*** Begin section ***
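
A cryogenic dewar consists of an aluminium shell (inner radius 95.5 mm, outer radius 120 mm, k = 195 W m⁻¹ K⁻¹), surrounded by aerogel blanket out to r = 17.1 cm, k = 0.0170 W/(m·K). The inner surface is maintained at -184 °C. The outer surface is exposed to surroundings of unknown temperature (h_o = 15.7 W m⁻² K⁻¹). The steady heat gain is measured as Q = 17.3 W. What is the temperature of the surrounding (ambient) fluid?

T_out = 20.3 °C

Sum the resistances:
  R_aluminium = (1/0.0955 − 1/0.120)/(4πk) = 2.138/(4π·195) = 8.724×10^-4 K/W
  R_aerogel blanket = (1/0.120 − 1/0.171)/(4πk) = 2.485/(4π·0.0170) = 11.63 K/W
  R_conv,out = 1/(4πr²h) = 1/(4π·0.171²·15.7) = 0.1733 K/W
ΣR = 11.81 K/W
ΔT = Q·ΣR = 17.3 × 11.81 = 204.3 K
Heat flows inward, so T_out = T_in + ΔT = -184 + 204.3 = 20.3 °C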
*** End section ***
### WHAT YOU SHOULD DO
Reproduce the whole listing, exactly.

### RESULT OF THIS EXERCISE
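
A cryogenic dewar consists of an aluminium shell (inner radius 95.5 mm, outer radius 120 mm, k = 195 W m⁻¹ K⁻¹), surrounded by aerogel blanket out to r = 17.1 cm, k = 0.0170 W/(m·K). The inner surface is maintained at -184 °C. The outer surface is exposed to surroundings of unknown temperature (h_o = 15.7 W m⁻² K⁻¹). The steady heat gain is measured as Q = 17.3 W. What is the temperature of the surrounding (ambient) fluid?

T_out = 20.3 °C

Sum the resistances:
  R_aluminium = (1/0.0955 − 1/0.120)/(4πk) = 2.138/(4π·195) = 8.724×10^-4 K/W
  R_aerogel blanket = (1/0.120 − 1/0.171)/(4πk) = 2.485/(4π·0.0170) = 11.63 K/W
  R_conv,out = 1/(4πr²h) = 1/(4π·0.171²·15.7) = 0.1733 K/W
ΣR = 11.81 K/W
ΔT = Q·ΣR = 17.3 × 11.81 = 204.3 K
Heat flows inward, so T_out = T_in + ΔT = -184 + 204.3 = 20.3 °C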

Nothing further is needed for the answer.